╭──

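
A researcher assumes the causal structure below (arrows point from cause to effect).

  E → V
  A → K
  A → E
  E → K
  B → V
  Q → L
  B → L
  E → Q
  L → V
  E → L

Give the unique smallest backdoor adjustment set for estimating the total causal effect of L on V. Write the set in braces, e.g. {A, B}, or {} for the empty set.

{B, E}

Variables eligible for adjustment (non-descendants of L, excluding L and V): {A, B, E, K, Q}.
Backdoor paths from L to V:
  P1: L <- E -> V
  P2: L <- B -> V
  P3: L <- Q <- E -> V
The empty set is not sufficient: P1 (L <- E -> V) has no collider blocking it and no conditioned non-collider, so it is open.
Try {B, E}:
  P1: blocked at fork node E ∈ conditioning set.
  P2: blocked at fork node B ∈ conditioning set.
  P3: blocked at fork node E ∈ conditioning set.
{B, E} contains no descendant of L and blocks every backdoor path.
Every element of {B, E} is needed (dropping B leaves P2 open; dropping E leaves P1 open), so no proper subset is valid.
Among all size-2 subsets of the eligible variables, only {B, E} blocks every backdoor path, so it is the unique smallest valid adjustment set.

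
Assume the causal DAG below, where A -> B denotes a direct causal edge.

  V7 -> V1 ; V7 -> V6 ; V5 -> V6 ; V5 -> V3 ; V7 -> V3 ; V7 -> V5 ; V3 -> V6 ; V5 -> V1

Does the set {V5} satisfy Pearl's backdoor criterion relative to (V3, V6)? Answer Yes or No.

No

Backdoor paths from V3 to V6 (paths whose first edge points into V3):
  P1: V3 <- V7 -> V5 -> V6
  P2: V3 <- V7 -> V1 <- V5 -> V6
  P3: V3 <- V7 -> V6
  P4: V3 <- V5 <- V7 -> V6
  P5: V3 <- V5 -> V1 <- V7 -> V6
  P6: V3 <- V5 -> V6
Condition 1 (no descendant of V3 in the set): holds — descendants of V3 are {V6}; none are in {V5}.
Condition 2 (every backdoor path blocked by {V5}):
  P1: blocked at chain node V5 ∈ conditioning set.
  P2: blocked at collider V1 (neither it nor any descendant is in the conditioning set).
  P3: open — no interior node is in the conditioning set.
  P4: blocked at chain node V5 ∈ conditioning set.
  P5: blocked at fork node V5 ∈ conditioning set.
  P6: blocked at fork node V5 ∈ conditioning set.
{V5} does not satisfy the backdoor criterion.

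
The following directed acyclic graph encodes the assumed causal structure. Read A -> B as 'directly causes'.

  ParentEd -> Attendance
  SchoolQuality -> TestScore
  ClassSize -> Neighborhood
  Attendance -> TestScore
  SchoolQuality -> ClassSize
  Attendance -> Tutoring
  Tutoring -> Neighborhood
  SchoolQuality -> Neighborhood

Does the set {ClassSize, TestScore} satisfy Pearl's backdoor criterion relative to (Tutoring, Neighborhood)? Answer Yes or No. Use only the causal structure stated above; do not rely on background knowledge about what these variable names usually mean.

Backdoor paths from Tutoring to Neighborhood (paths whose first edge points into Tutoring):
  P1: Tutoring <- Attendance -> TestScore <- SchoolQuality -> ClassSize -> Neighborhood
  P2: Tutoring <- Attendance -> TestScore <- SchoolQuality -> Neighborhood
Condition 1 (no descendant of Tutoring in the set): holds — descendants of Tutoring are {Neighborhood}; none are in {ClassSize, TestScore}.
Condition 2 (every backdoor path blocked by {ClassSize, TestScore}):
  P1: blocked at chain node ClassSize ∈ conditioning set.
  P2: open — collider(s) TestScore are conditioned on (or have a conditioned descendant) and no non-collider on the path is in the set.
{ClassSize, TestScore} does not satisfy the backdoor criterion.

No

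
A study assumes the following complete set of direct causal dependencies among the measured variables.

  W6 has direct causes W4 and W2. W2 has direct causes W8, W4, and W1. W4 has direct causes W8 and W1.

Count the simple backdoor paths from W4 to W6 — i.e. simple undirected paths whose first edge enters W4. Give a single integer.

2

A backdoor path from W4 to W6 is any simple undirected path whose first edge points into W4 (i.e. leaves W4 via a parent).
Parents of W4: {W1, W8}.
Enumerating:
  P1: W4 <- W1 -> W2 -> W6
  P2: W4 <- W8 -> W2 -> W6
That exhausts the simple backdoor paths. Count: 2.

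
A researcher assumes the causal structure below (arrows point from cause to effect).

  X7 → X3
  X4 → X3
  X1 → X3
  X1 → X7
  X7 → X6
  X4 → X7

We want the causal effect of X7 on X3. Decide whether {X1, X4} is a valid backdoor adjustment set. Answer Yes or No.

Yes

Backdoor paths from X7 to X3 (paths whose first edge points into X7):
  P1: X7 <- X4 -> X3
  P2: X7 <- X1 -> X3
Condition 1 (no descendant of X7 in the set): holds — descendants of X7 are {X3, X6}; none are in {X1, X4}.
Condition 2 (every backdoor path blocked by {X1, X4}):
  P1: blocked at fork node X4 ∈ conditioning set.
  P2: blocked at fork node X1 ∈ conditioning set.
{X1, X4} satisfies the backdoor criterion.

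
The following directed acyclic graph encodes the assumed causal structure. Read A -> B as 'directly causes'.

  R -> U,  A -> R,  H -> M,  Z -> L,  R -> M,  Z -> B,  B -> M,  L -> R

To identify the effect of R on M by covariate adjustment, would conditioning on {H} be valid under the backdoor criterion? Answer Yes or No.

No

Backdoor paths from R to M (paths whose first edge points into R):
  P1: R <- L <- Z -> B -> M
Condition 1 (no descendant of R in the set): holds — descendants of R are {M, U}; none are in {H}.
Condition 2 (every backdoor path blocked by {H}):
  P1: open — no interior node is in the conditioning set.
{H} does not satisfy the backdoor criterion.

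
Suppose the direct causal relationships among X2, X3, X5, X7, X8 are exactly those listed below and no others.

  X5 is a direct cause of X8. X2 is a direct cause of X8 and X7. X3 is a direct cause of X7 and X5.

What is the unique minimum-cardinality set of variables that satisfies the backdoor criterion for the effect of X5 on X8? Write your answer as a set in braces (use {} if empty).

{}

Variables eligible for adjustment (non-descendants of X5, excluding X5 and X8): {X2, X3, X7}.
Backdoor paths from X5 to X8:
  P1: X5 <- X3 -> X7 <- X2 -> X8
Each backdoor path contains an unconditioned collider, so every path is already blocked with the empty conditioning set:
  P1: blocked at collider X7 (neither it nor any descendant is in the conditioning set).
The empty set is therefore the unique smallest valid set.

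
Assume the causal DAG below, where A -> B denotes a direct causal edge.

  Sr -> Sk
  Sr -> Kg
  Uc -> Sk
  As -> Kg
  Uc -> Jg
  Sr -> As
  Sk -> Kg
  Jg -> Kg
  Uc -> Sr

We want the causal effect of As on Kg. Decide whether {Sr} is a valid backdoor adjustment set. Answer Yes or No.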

╰──

● REQUIREMENT
Print every record above exactly as it appears.

● WRITTEN SOLUTION
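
A researcher assumes the causal structure below (arrows point from cause to effect).

  E → V
  A → K
  A → E
  E → K
  B → V
  Q → L
  B → L
  E → Q
  L → V
  E → L

Give the unique smallest backdoor adjustment set for estimating the total causal effect of L on V. Write the set in braces, e.g. {A, B}, or {} for the empty set.

{B, E}

Variables eligible for adjustment (non-descendants of L, excluding L and V): {A, B, E, K, Q}.
Backdoor paths from L to V:
  P1: L <- E -> V
  P2: L <- B -> V
  P3: L <- Q <- E -> V
The empty set is not sufficient: P1 (L <- E -> V) has no collider blocking it and no conditioned non-collider, so it is open.
Try {B, E}:
  P1: blocked at fork node E ∈ conditioning set.
  P2: blocked at fork node B ∈ conditioning set.
  P3: blocked at fork node E ∈ conditioning set.
{B, E} contains no descendant of L and blocks every backdoor path.
Every element of {B, E} is needed (dropping B leaves P2 open; dropping E leaves P1 open), so no proper subset is valid.
Among all size-2 subsets of the eligible variables, only {B, E} blocks every backdoor path, so it is the unique smallest valid adjustment set.

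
Assume the causal DAG below, where A -> B denotes a direct causal edge.

  V7 -> V1 ; V7 -> V6 ; V5 -> V6 ; V5 -> V3 ; V7 -> V3 ; V7 -> V5 ; V3 -> V6 ; V5 -> V1

Does the set {V5} satisfy Pearl's backdoor criterion relative to (V3, V6)? Answer Yes or No.

No

Backdoor paths from V3 to V6 (paths whose first edge points into V3):
  P1: V3 <- V7 -> V5 -> V6
  P2: V3 <- V7 -> V1 <- V5 -> V6
  P3: V3 <- V7 -> V6
  P4: V3 <- V5 <- V7 -> V6
  P5: V3 <- V5 -> V1 <- V7 -> V6
  P6: V3 <- V5 -> V6
Condition 1 (no descendant of V3 in the set): holds — descendants of V3 are {V6}; none are in {V5}.
Condition 2 (every backdoor path blocked by {V5}):
  P1: blocked at chain node V5 ∈ conditioning set.
  P2: blocked at collider V1 (neither it nor any descendant is in the conditioning set).
  P3: open — no interior node is in the conditioning set.
  P4: blocked at chain node V5 ∈ conditioning set.
  P5: blocked at fork node V5 ∈ conditioning set.
  P6: blocked at fork node V5 ∈ conditioning set.
{V5} does not satisfy the backdoor criterion.

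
The following directed acyclic graph encodes the assumed causal structure. Read A -> B as 'directly causes'.

  ParentEd -> Attendance
  SchoolQuality -> TestScore
  ClassSize -> Neighborhood
  Attendance -> TestScore
  SchoolQuality -> ClassSize
  Attendance -> Tutoring
  Tutoring -> Neighborhood
  SchoolQuality -> Neighborhood

Does the set {ClassSize, TestScore} satisfy Pearl's backdoor criterion relative to (Tutoring, Neighborhood)? Answer Yes or No. Use only the causal structure stated above; do not rely on background knowledge about what these variable names usually mean.

Backdoor paths from Tutoring to Neighborhood (paths whose first edge points into Tutoring):
  P1: Tutoring <- Attendance -> TestScore <- SchoolQuality -> ClassSize -> Neighborhood
  P2: Tutoring <- Attendance -> TestScore <- SchoolQuality -> Neighborhood
Condition 1 (no descendant of Tutoring in the set): holds — descendants of Tutoring are {Neighborhood}; none are in {ClassSize, TestScore}.
Condition 2 (every backdoor path blocked by {ClassSize, TestScore}):
  P1: blocked at chain node ClassSize ∈ conditioning set.
  P2: open — collider(s) TestScore are conditioned on (or have a conditioned descendant) and no non-collider on the path is in the set.
{ClassSize, TestScore} does not satisfy the backdoor criterion.

No

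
A study assumes the following complete set of direct causal dependencies among the measured variables.

  W6 has direct causes W4 and W2. W2 has direct causes W8, W4, and W1. W4 has direct causes W8 and W1.

Count the simple backdoor paths from W4 to W6 — i.e. simple undirected paths whose first edge enters W4. Give a single integer.

2

A backdoor path from W4 to W6 is any simple undirected path whose first edge points into W4 (i.e. leaves W4 via a parent).
Parents of W4: {W1, W8}.
Enumerating:
  P1: W4 <- W1 -> W2 -> W6
  P2: W4 <- W8 -> W2 -> W6
That exhausts the simple backdoor paths. Count: 2.

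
A researcher assumes the causal structure below (arrows point from cause to effect).

  X7 → X3
  X4 → X3
  X1 → X3
  X1 → X7
  X7 → X6
  X4 → X7

We want the causal effect of X7 on X3. Decide whether {X1, X4} is a valid backdoor adjustment set. Answer Yes or No.

Yes

Backdoor paths from X7 to X3 (paths whose first edge points into X7):
  P1: X7 <- X4 -> X3
  P2: X7 <- X1 -> X3
Condition 1 (no descendant of X7 in the set): holds — descendants of X7 are {X3, X6}; none are in {X1, X4}.
Condition 2 (every backdoor path blocked by {X1, X4}):
  P1: blocked at fork node X4 ∈ conditioning set.
  P2: blocked at fork node X1 ∈ conditioning set.
{X1, X4} satisfies the backdoor criterion.

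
The following directed acyclic graph encodes the assumed causal structure. Read A -> B as 'directly causes'.

  R -> U,  A -> R,  H -> M,  Z -> L,  R -> M,  Z -> B,  B -> M,  L -> R

To identify the effect of R on M by covariate adjustment, would conditioning on {H} be valid under the backdoor criterion? Answer Yes or No.

No

Backdoor paths from R to M (paths whose first edge points into R):
  P1: R <- L <- Z -> B -> M
Condition 1 (no descendant of R in the set): holds — descendants of R are {M, U}; none are in {H}.
Condition 2 (every backdoor path blocked by {H}):
  P1: open — no interior node is in the conditioning set.
{H} does not satisfy the backdoor criterion.

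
Suppose the direct causal relationships among X2, X3, X5, X7, X8 are exactly those listed below and no others.

  X5 is a direct cause of X8. X2 is a direct cause of X8 and X7. X3 is a direct cause of X7 and X5.

What is the unique minimum-cardinality set of variables that satisfies the backdoor criterion for the effect of X5 on X8? Write your answer as a set in braces (use {} if empty).

{}

Variables eligible for adjustment (non-descendants of X5, excluding X5 and X8): {X2, X3, X7}.
Backdoor paths from X5 to X8:
  P1: X5 <- X3 -> X7 <- X2 -> X8
Each backdoor path contains an unconditioned collider, so every path is already blocked with the empty conditioning set:
  P1: blocked at collider X7 (neither it nor any descendant is in the conditioning set).
The empty set is therefore the unique smallest valid set.

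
Assume the causal DAG below, where A -> B denotes a direct causal edge.

  Sr -> Sk
  Sr -> Kg
  Uc -> Sk
  As -> Kg
  Uc -> Jg
  Sr -> As
  Sk -> Kg
  Jg -> Kg
  Uc -> Sr

We want the causal effect of As on Kg. Decide whether {Sr} is a valid backdoor adjustment set. Answer Yes or No.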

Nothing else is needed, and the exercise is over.